» **WHAT THE TASK ASKS**
If a line below contains the string "quarterly", copy it out.

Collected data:
○ ○ ○ ○ ○

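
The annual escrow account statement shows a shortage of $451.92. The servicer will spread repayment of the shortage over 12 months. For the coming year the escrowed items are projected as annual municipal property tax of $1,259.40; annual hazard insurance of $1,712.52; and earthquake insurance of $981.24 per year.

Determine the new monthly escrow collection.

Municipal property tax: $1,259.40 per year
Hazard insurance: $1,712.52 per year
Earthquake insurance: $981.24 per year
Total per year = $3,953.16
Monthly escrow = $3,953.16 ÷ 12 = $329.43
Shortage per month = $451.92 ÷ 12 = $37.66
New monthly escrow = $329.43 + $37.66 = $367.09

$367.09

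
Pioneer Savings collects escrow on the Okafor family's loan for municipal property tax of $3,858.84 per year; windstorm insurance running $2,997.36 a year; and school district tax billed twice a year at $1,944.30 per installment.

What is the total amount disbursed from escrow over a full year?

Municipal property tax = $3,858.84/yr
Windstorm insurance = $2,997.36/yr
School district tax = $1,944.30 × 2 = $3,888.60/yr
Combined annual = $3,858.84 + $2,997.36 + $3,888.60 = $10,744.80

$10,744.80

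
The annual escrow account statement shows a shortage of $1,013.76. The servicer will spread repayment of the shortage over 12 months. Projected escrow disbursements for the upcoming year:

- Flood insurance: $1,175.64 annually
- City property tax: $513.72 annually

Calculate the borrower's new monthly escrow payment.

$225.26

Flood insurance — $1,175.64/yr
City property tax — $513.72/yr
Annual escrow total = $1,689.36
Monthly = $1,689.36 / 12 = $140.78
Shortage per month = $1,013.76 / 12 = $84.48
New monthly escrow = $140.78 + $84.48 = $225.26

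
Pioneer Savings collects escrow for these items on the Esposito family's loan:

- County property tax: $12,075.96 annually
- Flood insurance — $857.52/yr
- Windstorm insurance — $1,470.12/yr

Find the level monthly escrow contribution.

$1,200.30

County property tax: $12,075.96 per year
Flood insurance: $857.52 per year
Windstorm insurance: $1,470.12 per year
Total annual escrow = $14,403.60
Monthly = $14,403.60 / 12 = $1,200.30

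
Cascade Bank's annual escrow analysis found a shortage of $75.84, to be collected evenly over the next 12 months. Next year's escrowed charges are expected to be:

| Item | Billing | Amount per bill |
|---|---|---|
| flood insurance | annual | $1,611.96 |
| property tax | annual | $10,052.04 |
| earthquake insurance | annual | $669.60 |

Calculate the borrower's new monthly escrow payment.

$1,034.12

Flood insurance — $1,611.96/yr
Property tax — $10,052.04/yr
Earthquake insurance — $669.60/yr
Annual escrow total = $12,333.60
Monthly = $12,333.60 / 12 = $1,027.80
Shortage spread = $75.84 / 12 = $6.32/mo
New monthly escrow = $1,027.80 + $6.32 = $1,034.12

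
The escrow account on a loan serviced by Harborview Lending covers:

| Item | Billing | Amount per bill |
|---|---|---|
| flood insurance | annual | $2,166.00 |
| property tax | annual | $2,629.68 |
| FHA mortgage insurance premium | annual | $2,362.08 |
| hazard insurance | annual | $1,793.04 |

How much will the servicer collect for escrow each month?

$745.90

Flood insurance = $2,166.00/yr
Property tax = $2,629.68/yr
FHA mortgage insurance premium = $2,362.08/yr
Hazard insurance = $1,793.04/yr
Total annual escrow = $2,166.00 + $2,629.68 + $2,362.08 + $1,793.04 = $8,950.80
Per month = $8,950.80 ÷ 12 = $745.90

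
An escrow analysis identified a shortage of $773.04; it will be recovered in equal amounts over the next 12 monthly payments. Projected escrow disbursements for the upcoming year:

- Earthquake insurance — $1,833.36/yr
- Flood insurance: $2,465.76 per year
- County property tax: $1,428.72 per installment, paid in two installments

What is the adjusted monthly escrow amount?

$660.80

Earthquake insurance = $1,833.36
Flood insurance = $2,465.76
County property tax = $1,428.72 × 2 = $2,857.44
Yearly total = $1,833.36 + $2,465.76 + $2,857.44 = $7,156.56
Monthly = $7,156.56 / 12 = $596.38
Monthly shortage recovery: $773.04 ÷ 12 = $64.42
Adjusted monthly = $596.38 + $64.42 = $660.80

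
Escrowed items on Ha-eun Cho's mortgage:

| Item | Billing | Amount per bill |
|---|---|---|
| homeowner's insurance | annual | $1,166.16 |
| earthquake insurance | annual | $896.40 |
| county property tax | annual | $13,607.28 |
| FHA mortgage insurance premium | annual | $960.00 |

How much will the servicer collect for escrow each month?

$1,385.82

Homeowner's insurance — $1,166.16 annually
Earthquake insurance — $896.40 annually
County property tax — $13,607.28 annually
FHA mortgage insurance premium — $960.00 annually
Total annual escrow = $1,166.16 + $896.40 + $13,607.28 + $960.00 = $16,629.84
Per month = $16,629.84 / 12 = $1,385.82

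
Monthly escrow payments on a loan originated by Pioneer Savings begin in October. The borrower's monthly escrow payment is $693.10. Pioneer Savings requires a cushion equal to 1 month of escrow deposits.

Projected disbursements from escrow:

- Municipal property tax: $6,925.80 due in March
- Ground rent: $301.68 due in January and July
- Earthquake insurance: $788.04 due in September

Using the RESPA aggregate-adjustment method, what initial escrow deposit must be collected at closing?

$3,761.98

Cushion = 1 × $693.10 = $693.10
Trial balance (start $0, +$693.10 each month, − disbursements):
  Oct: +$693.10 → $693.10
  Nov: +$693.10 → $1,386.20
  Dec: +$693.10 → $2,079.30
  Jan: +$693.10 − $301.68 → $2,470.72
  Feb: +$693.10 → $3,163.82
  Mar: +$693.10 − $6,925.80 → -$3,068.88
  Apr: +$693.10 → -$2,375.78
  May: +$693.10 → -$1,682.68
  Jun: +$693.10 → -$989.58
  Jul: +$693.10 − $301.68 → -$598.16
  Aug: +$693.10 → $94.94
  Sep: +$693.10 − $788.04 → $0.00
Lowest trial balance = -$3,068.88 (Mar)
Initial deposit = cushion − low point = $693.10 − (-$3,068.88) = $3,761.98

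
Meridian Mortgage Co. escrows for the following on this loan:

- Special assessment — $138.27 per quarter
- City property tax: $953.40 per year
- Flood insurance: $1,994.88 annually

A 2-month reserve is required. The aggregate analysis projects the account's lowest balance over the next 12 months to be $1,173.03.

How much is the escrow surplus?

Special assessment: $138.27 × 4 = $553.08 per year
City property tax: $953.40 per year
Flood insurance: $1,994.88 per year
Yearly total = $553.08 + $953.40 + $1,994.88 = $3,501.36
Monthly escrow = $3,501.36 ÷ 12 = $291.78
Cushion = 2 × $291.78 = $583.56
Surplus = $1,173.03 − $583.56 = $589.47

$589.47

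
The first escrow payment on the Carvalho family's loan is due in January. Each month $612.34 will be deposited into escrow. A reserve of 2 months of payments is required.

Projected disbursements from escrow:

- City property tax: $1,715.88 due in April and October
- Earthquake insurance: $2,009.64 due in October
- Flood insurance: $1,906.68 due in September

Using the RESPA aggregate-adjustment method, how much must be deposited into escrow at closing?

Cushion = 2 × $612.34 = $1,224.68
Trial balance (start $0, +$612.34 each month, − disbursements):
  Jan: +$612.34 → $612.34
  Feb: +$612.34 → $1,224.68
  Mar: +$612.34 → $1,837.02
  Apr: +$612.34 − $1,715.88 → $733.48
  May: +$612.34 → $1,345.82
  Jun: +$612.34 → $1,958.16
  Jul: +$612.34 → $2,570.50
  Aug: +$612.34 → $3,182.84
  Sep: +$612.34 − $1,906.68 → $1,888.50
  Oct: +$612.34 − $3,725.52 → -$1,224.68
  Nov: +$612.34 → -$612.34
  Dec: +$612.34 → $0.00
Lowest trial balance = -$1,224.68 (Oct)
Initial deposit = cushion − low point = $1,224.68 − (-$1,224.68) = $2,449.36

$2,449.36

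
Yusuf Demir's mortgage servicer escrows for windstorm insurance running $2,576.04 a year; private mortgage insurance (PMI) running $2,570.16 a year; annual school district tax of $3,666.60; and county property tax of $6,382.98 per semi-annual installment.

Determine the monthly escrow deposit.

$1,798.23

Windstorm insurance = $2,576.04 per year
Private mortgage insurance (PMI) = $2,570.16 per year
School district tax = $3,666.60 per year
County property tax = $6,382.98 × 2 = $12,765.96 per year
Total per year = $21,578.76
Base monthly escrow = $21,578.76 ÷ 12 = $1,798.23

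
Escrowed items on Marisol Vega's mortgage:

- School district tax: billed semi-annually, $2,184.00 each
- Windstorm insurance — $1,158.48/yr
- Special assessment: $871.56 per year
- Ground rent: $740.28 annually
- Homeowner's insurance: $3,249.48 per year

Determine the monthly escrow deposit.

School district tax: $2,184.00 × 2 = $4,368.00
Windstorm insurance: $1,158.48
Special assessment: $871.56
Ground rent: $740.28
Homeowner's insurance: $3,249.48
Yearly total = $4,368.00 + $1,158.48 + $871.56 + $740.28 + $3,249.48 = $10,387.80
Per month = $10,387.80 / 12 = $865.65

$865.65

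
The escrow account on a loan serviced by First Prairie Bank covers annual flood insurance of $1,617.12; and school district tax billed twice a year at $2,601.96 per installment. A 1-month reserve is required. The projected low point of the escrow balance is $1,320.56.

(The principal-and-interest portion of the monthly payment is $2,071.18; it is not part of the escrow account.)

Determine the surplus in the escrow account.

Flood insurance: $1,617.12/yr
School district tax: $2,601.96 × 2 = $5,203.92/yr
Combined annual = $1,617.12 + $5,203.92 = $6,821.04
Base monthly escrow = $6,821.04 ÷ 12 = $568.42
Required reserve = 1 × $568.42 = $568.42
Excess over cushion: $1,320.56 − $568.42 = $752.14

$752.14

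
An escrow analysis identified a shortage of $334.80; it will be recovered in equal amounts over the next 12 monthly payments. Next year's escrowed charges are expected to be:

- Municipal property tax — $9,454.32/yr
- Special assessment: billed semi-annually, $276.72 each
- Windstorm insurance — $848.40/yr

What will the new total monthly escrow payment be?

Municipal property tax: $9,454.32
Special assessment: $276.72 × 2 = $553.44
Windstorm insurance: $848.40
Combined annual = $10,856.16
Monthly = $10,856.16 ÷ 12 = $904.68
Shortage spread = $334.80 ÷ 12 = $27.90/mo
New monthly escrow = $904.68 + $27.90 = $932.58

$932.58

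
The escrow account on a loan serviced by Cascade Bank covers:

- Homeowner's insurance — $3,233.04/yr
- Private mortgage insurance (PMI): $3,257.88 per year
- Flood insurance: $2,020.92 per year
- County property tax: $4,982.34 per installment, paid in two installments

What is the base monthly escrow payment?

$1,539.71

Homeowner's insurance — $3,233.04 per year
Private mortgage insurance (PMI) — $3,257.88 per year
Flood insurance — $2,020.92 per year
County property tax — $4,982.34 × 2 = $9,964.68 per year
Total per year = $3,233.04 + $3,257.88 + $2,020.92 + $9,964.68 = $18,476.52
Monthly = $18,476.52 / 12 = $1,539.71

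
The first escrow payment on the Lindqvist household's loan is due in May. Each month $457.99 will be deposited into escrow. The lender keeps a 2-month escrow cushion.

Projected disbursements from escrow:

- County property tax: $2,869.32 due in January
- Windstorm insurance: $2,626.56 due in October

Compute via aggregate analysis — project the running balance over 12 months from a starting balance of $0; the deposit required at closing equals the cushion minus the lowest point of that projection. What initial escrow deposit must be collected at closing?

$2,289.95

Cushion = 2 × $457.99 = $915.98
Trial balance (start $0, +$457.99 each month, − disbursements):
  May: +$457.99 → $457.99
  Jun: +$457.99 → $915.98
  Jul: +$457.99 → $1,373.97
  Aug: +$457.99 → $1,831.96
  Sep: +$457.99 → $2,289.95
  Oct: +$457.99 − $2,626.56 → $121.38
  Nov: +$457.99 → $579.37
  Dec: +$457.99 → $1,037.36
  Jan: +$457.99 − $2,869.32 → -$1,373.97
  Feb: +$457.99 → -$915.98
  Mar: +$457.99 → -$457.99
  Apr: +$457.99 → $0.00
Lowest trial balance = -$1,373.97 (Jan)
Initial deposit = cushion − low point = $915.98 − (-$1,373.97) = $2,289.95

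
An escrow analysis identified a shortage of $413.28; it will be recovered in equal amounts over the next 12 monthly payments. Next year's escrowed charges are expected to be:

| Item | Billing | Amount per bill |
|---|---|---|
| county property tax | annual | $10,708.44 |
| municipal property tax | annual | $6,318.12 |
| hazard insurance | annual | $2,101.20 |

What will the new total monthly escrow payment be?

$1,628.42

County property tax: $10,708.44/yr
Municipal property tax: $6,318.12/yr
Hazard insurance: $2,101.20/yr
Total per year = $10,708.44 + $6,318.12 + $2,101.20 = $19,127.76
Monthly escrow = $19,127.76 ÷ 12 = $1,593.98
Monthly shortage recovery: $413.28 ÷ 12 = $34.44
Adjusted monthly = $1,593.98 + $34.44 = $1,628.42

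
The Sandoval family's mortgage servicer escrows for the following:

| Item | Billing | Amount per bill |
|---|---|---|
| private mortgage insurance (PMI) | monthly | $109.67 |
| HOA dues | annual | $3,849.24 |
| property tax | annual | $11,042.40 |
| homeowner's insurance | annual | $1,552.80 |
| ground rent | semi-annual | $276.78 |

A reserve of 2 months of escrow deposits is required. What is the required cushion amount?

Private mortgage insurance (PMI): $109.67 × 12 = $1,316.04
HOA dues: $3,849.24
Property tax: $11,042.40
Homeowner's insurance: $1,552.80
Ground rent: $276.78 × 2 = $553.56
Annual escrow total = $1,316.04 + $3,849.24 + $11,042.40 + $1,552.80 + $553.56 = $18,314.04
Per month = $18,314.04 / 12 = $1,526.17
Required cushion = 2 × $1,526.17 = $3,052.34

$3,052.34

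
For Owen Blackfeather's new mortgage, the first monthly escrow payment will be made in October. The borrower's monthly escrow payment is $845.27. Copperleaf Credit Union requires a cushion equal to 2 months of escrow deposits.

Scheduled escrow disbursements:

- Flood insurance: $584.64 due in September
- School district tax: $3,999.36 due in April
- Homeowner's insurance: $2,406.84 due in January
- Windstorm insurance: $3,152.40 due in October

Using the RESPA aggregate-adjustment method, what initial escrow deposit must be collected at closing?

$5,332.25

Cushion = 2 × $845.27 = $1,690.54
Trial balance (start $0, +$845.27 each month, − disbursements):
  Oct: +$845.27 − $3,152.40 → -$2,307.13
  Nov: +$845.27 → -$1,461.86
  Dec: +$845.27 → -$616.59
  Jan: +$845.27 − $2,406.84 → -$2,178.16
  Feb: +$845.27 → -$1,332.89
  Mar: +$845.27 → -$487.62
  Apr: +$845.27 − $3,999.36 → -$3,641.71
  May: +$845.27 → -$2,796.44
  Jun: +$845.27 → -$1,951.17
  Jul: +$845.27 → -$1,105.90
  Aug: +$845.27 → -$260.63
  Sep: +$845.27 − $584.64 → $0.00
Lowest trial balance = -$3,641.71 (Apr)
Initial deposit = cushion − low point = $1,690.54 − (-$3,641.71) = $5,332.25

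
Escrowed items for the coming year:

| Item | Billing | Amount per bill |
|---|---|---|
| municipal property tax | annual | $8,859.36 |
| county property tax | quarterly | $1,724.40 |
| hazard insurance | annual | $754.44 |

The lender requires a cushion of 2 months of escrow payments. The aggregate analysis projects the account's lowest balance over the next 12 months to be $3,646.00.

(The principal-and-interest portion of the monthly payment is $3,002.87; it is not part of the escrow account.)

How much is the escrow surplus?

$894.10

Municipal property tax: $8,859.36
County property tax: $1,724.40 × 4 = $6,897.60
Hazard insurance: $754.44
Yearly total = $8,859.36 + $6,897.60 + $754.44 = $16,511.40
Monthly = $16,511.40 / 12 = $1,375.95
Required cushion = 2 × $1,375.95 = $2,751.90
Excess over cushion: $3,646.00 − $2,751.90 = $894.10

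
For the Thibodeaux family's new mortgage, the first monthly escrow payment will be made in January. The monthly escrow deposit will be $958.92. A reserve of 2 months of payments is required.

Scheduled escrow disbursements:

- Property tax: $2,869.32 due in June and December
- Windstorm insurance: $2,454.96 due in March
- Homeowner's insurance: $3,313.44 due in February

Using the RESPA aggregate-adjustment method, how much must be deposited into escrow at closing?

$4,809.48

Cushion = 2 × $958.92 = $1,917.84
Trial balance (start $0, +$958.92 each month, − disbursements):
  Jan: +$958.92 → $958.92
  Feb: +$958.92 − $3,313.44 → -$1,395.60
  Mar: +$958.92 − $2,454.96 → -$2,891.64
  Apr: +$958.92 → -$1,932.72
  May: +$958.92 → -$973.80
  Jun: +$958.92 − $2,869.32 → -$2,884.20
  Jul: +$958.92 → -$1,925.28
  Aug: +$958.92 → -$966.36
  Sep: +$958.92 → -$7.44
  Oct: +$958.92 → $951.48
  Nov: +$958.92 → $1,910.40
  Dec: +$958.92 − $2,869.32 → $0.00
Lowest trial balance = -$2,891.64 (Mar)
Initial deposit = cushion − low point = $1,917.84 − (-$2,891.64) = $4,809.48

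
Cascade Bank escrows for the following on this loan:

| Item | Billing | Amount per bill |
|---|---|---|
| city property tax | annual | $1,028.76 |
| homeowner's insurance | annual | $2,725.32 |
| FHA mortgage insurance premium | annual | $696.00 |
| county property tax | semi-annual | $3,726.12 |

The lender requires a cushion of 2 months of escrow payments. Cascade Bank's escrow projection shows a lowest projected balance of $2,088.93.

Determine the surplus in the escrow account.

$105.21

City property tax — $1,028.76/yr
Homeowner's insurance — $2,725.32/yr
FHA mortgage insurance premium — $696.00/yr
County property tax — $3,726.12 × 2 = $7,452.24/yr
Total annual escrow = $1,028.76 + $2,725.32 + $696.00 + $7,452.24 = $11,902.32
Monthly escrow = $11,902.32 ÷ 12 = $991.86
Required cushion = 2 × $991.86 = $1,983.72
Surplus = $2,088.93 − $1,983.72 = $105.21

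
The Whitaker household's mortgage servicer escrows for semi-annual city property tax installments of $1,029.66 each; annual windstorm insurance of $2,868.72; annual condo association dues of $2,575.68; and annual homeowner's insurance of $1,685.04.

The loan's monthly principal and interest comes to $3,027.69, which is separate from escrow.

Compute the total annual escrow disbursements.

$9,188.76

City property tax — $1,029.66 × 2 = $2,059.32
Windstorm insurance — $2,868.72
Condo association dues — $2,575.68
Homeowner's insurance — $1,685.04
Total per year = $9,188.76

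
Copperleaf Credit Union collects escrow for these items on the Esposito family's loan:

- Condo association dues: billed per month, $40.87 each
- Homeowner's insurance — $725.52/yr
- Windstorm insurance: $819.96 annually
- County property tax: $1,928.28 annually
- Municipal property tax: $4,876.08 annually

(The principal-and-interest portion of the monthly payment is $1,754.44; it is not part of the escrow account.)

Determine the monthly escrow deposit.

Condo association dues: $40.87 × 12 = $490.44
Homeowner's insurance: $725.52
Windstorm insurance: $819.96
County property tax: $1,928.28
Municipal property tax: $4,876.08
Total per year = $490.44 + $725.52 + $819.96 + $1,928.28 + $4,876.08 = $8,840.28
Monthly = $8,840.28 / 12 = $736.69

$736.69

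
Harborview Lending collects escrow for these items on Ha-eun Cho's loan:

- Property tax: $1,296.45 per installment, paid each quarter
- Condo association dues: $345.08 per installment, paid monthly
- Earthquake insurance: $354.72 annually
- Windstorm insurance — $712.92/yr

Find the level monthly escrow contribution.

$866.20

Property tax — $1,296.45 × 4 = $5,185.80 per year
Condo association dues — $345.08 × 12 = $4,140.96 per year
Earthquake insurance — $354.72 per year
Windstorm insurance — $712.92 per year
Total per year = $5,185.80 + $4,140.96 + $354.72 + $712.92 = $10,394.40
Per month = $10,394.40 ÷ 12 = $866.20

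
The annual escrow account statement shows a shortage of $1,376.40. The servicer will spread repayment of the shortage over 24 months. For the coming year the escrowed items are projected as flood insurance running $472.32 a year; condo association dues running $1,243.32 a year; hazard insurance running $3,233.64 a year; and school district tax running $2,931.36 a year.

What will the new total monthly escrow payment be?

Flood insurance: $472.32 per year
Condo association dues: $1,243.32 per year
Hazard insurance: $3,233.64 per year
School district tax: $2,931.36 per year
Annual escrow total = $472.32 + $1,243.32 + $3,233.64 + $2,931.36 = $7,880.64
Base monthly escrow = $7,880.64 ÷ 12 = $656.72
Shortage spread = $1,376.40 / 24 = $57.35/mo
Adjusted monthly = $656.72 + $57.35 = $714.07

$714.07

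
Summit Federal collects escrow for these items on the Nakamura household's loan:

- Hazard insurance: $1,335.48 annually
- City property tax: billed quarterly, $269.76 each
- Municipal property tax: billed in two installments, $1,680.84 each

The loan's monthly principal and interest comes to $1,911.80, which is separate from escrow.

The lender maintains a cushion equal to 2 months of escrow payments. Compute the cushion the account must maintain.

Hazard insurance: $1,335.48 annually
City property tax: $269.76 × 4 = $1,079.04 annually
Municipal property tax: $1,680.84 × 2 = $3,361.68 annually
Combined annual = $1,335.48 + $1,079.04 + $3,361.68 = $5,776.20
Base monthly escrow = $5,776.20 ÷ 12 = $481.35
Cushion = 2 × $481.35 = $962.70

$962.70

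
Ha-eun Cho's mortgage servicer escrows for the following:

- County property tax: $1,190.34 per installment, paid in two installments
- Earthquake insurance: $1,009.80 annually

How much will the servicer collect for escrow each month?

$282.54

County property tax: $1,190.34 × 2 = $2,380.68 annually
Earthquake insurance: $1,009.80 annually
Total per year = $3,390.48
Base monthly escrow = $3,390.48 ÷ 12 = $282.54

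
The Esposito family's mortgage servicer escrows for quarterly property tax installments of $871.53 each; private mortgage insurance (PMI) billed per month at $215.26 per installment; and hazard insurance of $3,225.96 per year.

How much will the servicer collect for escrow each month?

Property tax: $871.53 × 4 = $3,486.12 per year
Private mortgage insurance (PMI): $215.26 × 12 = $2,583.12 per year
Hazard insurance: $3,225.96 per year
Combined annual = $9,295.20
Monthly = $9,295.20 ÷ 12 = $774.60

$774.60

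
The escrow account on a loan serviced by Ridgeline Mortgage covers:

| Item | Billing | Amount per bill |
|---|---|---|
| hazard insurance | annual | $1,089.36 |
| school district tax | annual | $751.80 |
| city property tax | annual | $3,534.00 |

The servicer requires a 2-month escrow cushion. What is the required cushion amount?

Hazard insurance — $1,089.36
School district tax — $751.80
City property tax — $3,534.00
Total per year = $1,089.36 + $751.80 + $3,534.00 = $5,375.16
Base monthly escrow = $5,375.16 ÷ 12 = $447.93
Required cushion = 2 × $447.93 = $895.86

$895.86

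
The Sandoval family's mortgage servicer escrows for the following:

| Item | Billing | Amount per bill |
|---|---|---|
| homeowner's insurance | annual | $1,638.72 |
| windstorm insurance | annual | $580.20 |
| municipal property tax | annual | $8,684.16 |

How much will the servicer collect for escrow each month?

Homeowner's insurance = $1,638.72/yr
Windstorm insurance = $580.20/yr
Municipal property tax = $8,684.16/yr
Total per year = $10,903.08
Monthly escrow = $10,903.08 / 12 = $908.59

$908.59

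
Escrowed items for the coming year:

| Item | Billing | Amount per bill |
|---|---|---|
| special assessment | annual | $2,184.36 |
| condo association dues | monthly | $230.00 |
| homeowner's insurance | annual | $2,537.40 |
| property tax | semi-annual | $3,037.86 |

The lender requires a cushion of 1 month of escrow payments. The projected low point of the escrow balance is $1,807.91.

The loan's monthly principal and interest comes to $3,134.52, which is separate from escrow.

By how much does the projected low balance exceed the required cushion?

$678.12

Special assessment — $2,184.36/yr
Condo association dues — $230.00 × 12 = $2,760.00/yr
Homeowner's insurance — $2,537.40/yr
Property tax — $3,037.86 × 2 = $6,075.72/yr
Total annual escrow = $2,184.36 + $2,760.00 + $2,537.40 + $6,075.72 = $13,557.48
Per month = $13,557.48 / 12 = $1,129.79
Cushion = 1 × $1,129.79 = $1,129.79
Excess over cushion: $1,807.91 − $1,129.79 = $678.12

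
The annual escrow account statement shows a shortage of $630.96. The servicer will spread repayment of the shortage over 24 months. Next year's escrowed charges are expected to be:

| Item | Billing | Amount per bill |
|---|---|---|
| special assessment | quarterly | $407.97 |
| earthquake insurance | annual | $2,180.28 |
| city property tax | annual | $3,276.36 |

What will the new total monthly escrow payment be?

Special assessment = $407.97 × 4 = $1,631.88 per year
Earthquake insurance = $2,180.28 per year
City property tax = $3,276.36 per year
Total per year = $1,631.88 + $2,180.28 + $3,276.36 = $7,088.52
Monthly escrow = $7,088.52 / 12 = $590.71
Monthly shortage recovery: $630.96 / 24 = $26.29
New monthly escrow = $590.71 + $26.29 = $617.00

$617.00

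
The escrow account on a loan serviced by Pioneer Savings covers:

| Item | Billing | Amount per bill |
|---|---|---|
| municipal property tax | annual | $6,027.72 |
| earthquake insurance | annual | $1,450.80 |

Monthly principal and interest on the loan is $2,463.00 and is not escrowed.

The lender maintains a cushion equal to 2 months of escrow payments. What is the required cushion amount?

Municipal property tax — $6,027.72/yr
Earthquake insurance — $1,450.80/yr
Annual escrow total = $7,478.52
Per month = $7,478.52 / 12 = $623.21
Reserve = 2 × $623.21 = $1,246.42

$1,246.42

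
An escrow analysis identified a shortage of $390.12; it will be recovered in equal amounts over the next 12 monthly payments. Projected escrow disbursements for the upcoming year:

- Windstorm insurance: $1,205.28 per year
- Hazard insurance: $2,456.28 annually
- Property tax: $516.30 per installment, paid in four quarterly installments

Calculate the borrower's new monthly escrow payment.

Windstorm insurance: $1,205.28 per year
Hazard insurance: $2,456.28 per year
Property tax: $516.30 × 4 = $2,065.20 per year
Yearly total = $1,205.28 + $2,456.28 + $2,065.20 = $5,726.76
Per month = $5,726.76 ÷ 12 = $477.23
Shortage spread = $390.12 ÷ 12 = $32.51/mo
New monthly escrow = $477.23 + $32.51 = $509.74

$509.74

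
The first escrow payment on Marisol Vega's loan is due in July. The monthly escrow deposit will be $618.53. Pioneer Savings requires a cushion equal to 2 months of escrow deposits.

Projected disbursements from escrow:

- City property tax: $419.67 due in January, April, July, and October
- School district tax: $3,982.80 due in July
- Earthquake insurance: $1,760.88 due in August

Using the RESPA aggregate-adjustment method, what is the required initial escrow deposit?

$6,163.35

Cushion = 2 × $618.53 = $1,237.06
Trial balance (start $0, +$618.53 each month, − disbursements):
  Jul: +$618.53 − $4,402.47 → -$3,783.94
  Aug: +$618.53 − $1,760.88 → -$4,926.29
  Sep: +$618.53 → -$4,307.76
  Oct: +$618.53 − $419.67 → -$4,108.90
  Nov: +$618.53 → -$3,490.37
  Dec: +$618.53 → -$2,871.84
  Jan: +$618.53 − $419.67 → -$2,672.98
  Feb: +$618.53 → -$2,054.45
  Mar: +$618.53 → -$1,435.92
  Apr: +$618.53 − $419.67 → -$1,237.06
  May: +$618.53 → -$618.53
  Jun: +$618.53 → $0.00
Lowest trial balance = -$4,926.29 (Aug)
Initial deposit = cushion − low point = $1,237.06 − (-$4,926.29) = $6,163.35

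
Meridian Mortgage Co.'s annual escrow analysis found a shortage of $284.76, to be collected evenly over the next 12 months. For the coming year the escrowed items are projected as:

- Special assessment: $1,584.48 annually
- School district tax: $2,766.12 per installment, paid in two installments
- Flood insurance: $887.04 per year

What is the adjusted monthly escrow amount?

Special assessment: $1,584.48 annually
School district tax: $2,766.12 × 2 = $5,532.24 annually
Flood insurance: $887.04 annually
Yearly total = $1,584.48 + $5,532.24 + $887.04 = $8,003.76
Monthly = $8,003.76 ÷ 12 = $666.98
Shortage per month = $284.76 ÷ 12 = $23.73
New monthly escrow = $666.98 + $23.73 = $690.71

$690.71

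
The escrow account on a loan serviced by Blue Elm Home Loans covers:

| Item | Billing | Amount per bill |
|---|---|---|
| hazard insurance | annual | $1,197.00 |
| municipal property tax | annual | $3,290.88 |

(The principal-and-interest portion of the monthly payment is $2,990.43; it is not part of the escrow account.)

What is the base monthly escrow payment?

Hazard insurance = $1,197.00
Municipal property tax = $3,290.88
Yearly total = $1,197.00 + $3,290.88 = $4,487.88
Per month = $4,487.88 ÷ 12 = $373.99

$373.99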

○ ○ ○ ○ ○

» **OUTPUT FOR THIS TASK**
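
| county property tax | quarterly | $1,724.40 |
- City property tax: billed quarterly, $269.76 each
The Esposito family's mortgage servicer escrows for quarterly property tax installments of $871.53 each; private mortgage insurance (PMI) billed per month at $215.26 per installment; and hazard insurance of $3,225.96 per year.
| special assessment | quarterly | $407.97 |
- Property tax: $516.30 per installment, paid in four quarterly installments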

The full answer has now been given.